(Source data)

* * * * * * *

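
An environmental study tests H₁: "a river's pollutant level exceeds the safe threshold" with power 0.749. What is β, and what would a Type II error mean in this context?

β = 1 - power = 1 - 0.749 = 0.251. A Type II error is failing to reject H₀ when H₀ is false (false negative) — here, failing to conclude that a river's pollutant level exceeds the safe threshold when in fact it is true. Consequence: allowing unsafe pollution to continue.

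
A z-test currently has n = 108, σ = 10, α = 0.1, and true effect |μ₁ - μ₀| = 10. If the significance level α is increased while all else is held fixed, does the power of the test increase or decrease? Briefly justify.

Power increases: a larger α lowers the critical value, so more of the H₁ sampling distribution falls in the rejection region.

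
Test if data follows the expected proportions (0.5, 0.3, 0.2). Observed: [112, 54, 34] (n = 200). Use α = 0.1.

Expected: [100.0, 60.0, 40.0]. χ² = 2.94. df = 2, critical = 4.605. Fail to reject H₀.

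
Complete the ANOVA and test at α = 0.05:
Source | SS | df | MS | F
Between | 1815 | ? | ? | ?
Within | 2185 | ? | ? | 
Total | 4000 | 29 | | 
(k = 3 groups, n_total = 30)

df_between = 2, df_within = 27. MS_between = 907.5, MS_within = 80.93. F = 11.214, F_crit ≈ 3.354. Reject H₀.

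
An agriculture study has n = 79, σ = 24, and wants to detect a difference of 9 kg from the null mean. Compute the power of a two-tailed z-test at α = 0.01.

SE = σ/√n = 24/√79 = 2.7. Non-centrality λ = d/SE = 9/2.7 = 3.333. Power ≈ Φ(λ - z_{α/2}) = Φ(3.333 - 2.576) = Φ(0.757) = 0.775.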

* * * * * * *

* [Activity]: Print exactly the lines of the records from the one containing "Between | 1815 | ? | ? | ?" through the end, and nothing besides them.

* [Answer to this task]:
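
Between | 1815 | ? | ? | ?
Within | 2185 | ? | ? | 
Total | 4000 | 29 | | 
(k = 3 groups, n_total = 30)

df_between = 2, df_within = 27. MS_between = 907.5, MS_within = 80.93. F = 11.214, F_crit ≈ 3.354. Reject H₀.

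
An agriculture study has n = 79, σ = 24, and wants to detect a difference of 9 kg from the null mean. Compute the power of a two-tailed z-test at α = 0.01.

SE = σ/√n = 24/√79 = 2.7. Non-centrality λ = d/SE = 9/2.7 = 3.333. Power ≈ Φ(λ - z_{α/2}) = Φ(3.333 - 2.576) = Φ(0.757) = 0.775.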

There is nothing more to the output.